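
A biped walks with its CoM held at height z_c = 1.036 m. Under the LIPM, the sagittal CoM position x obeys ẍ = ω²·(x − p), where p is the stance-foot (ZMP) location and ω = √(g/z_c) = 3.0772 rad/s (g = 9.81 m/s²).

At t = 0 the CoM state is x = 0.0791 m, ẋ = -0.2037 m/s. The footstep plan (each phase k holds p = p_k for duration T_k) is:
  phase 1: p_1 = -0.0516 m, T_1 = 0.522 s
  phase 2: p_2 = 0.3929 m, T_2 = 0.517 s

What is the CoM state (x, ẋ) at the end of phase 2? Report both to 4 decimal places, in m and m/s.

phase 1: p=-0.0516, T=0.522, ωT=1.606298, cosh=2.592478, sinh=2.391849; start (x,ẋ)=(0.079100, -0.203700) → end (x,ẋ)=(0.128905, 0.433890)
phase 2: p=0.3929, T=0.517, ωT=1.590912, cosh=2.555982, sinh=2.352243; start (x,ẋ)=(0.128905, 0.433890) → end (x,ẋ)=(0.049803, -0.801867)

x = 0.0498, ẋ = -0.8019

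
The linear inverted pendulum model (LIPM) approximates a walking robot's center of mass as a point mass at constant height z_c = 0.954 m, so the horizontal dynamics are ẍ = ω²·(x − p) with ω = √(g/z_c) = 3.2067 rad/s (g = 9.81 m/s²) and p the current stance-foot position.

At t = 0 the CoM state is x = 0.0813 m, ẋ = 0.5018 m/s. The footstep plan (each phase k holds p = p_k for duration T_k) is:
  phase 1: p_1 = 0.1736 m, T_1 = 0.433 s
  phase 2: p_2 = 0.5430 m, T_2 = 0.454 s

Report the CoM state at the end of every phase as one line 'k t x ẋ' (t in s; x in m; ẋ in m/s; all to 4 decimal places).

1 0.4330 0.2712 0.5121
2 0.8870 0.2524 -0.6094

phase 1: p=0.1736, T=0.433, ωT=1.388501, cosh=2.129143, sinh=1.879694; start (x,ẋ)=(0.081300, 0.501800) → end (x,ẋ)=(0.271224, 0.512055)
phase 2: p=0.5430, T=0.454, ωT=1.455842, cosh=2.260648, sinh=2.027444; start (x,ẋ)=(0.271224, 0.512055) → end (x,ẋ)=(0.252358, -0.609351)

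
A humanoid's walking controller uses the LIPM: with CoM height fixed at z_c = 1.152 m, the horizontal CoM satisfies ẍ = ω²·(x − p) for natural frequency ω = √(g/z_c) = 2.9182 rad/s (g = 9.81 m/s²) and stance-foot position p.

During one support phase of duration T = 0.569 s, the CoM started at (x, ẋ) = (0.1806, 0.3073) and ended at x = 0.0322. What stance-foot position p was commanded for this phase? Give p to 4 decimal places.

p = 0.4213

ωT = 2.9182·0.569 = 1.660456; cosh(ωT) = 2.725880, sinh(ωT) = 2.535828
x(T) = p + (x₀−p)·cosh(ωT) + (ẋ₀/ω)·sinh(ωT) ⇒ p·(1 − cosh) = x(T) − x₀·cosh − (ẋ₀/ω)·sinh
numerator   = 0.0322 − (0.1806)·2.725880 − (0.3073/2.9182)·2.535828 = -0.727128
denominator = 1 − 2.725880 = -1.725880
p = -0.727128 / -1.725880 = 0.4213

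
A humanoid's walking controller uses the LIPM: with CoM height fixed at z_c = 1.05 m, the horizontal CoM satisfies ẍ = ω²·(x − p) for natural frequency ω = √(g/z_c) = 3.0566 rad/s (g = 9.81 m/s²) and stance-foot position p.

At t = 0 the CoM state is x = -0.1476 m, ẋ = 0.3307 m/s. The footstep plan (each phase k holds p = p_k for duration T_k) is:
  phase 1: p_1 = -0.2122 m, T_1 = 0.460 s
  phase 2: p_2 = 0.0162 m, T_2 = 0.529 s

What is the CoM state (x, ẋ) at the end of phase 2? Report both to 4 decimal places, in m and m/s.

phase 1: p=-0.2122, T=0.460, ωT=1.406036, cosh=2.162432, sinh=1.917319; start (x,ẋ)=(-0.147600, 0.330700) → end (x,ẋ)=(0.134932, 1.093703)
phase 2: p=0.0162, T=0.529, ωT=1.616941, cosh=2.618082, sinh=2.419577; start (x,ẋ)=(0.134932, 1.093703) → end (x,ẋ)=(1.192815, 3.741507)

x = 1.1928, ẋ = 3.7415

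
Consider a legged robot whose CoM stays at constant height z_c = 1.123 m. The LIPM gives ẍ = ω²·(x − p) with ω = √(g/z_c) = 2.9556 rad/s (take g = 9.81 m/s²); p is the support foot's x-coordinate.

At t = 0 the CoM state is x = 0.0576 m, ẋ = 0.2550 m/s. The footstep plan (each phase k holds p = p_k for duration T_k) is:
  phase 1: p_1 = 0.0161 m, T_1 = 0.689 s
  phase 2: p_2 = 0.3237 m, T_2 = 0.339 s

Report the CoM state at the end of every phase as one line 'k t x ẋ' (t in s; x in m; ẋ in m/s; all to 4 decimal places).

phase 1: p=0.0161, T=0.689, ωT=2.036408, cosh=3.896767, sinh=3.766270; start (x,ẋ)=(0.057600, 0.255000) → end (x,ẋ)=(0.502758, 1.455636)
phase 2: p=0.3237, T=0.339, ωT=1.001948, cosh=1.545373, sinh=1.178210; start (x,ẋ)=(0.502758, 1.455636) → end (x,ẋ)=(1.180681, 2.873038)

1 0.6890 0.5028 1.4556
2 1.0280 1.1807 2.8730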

**Exercise prompt**: Every line from the one containing "Consider a legged" through the last line of the entries should be output exactly; nothing else belongs in the reply.

**Answer section**:
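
Consider a legged robot whose CoM stays at constant height z_c = 1.123 m. The LIPM gives ẍ = ω²·(x − p) with ω = √(g/z_c) = 2.9556 rad/s (take g = 9.81 m/s²); p is the support foot's x-coordinate.

At t = 0 the CoM state is x = 0.0576 m, ẋ = 0.2550 m/s. The footstep plan (each phase k holds p = p_k for duration T_k) is:
  phase 1: p_1 = 0.0161 m, T_1 = 0.689 s
  phase 2: p_2 = 0.3237 m, T_2 = 0.339 s

Report the CoM state at the end of every phase as one line 'k t x ẋ' (t in s; x in m; ẋ in m/s; all to 4 decimal places).

phase 1: p=0.0161, T=0.689, ωT=2.036408, cosh=3.896767, sinh=3.766270; start (x,ẋ)=(0.057600, 0.255000) → end (x,ẋ)=(0.502758, 1.455636)
phase 2: p=0.3237, T=0.339, ωT=1.001948, cosh=1.545373, sinh=1.178210; start (x,ẋ)=(0.502758, 1.455636) → end (x,ẋ)=(1.180681, 2.873038)

1 0.6890 0.5028 1.4556
2 1.0280 1.1807 2.8730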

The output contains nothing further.